- _Problem details_:
Start to finish, repeat the records exactly.
*** Data for this exercise Section Begins ***
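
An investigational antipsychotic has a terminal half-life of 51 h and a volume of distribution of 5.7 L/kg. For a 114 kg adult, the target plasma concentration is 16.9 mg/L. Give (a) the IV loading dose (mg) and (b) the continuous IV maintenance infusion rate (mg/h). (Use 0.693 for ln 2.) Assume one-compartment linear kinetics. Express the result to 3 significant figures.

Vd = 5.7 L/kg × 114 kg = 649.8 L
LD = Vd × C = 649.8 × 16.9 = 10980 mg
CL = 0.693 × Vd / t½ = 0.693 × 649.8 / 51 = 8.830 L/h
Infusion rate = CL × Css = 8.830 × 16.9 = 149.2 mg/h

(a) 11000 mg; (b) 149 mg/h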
*** Data for this exercise Section Ends ***
- _Problem solution_:
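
An investigational antipsychotic has a terminal half-life of 51 h and a volume of distribution of 5.7 L/kg. For a 114 kg adult, the target plasma concentration is 16.9 mg/L. Give (a) the IV loading dose (mg) and (b) the continuous IV maintenance infusion rate (mg/h). (Use 0.693 for ln 2.) Assume one-compartment linear kinetics. Express the result to 3 significant figures.

Vd = 5.7 L/kg × 114 kg = 649.8 L
LD = Vd × C = 649.8 × 16.9 = 10980 mg
CL = 0.693 × Vd / t½ = 0.693 × 649.8 / 51 = 8.830 L/h
Infusion rate = CL × Css = 8.830 × 16.9 = 149.2 mg/h

(a) 11000 mg; (b) 149 mg/h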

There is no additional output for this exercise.